──────── Source material ────────
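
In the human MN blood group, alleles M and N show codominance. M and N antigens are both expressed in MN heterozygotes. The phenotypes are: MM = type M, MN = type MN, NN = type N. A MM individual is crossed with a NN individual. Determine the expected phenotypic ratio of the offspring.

Punnett square for MM × NN:
Offspring genotypes: 4 MN
Phenotype counts: 4 type MN
Ratio: all type MN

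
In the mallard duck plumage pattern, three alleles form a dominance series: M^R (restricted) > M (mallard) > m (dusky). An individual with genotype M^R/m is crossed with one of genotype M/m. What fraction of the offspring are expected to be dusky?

Cross: M^R/m × M/m
Allele dominance: M^R > M > m
Offspring genotypes: 1 M^R/M, 1 M^R/m, 1 M/m, 1 m/m
Phenotype counts: 2 restricted, 1 mallard, 1 dusky
dusky: 1 out of 4
Probability: 1/4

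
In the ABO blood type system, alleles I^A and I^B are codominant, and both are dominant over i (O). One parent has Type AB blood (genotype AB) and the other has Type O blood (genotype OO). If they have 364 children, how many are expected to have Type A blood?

Cross: AB × OO
Possible offspring genotypes: 2 AO, 2 BO
Blood type counts: 2 Type A, 2 Type B
Probability of Type A: 2/4 = 1/2
Expected count = 1/2 × 364 = 182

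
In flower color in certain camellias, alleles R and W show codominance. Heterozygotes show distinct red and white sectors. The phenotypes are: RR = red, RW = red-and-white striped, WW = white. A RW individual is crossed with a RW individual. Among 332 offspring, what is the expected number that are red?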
────────
Repeat the entire listing above without changing a word.

**Response to this task**
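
In the human MN blood group, alleles M and N show codominance. M and N antigens are both expressed in MN heterozygotes. The phenotypes are: MM = type M, MN = type MN, NN = type N. A MM individual is crossed with a NN individual. Determine the expected phenotypic ratio of the offspring.

Punnett square for MM × NN:
Offspring genotypes: 4 MN
Phenotype counts: 4 type MN
Ratio: all type MN

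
In the mallard duck plumage pattern, three alleles form a dominance series: M^R (restricted) > M (mallard) > m (dusky). An individual with genotype M^R/m is crossed with one of genotype M/m. What fraction of the offspring are expected to be dusky?

Cross: M^R/m × M/m
Allele dominance: M^R > M > m
Offspring genotypes: 1 M^R/M, 1 M^R/m, 1 M/m, 1 m/m
Phenotype counts: 2 restricted, 1 mallard, 1 dusky
dusky: 1 out of 4
Probability: 1/4

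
In the ABO blood type system, alleles I^A and I^B are codominant, and both are dominant over i (O). One parent has Type AB blood (genotype AB) and the other has Type O blood (genotype OO). If they have 364 children, how many are expected to have Type A blood?

Cross: AB × OO
Possible offspring genotypes: 2 AO, 2 BO
Blood type counts: 2 Type A, 2 Type B
Probability of Type A: 2/4 = 1/2
Expected count = 1/2 × 364 = 182

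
In flower color in certain camellias, alleles R and W show codominance. Heterozygotes show distinct red and white sectors. The phenotypes are: RR = red, RW = red-and-white striped, WW = white. A RW individual is crossed with a RW individual. Among 332 offspring, what is the expected number that are red?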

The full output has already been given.